=== Section Start ===

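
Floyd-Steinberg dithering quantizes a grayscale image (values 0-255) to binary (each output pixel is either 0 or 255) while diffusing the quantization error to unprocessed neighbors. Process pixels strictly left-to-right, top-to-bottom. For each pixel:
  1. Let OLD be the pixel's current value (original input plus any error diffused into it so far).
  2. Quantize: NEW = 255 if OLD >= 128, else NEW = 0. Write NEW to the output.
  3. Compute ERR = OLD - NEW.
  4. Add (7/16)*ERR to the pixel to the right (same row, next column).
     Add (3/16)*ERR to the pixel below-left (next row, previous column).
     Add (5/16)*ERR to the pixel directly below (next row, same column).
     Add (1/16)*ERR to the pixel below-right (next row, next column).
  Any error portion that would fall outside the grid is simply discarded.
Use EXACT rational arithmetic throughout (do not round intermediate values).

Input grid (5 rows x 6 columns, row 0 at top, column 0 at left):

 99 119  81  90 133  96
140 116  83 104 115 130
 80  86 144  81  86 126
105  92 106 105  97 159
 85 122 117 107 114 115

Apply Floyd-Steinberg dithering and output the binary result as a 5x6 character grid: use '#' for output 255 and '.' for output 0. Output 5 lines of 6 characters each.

(0,0): OLD=99 → NEW=0, ERR=99
(0,1): OLD=2597/16 → NEW=255, ERR=-1483/16
(0,2): OLD=10355/256 → NEW=0, ERR=10355/256
(0,3): OLD=441125/4096 → NEW=0, ERR=441125/4096
(0,4): OLD=11804163/65536 → NEW=255, ERR=-4907517/65536
(0,5): OLD=66310677/1048576 → NEW=0, ERR=66310677/1048576
(1,0): OLD=39311/256 → NEW=255, ERR=-25969/256
(1,1): OLD=115561/2048 → NEW=0, ERR=115561/2048
(1,2): OLD=8829469/65536 → NEW=255, ERR=-7882211/65536
(1,3): OLD=19273689/262144 → NEW=0, ERR=19273689/262144
(1,4): OLD=2388301803/16777216 → NEW=255, ERR=-1889888277/16777216
(1,5): OLD=25715921149/268435456 → NEW=0, ERR=25715921149/268435456
(2,0): OLD=1929363/32768 → NEW=0, ERR=1929363/32768
(2,1): OLD=105383681/1048576 → NEW=0, ERR=105383681/1048576
(2,2): OLD=2813479491/16777216 → NEW=255, ERR=-1464710589/16777216
(2,3): OLD=4985183723/134217728 → NEW=0, ERR=4985183723/134217728
(2,4): OLD=384852718401/4294967296 → NEW=0, ERR=384852718401/4294967296
(2,5): OLD=12926085390551/68719476736 → NEW=255, ERR=-4597381177129/68719476736
(3,0): OLD=2386456803/16777216 → NEW=255, ERR=-1891733277/16777216
(3,1): OLD=8239162791/134217728 → NEW=0, ERR=8239162791/134217728
(3,2): OLD=127581822501/1073741824 → NEW=0, ERR=127581822501/1073741824
(3,3): OLD=12365057727407/68719476736 → NEW=255, ERR=-5158408840273/68719476736
(3,4): OLD=45046127009615/549755813888 → NEW=0, ERR=45046127009615/549755813888
(3,5): OLD=1579267580468545/8796093022208 → NEW=255, ERR=-663736140194495/8796093022208
(4,0): OLD=131584267373/2147483648 → NEW=0, ERR=131584267373/2147483648
(4,1): OLD=6295460051337/34359738368 → NEW=255, ERR=-2466273232503/34359738368
(4,2): OLD=123684443223243/1099511627776 → NEW=0, ERR=123684443223243/1099511627776
(4,3): OLD=2736402850392087/17592186044416 → NEW=255, ERR=-1749604590933993/17592186044416
(4,4): OLD=21745326025738375/281474976710656 → NEW=0, ERR=21745326025738375/281474976710656
(4,5): OLD=586997073925579345/4503599627370496 → NEW=255, ERR=-561420831053897135/4503599627370496
Row 0: .#..#.
Row 1: #.#.#.
Row 2: ..#..#
Row 3: #..#.#
Row 4: .#.#.#

Answer: .#..#.
#.#.#.
..#..#
#..#.#
.#.#.#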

=== Section End ===

▶ Work request:
Copy out each line of the listing that holds "next".

▶ Answer to this exercise:
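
  4. Add (7/16)*ERR to the pixel to the right (same row, next column).
     Add (3/16)*ERR to the pixel below-left (next row, previous column).
     Add (5/16)*ERR to the pixel directly below (next row, same column).
     Add (1/16)*ERR to the pixel below-right (next row, next column).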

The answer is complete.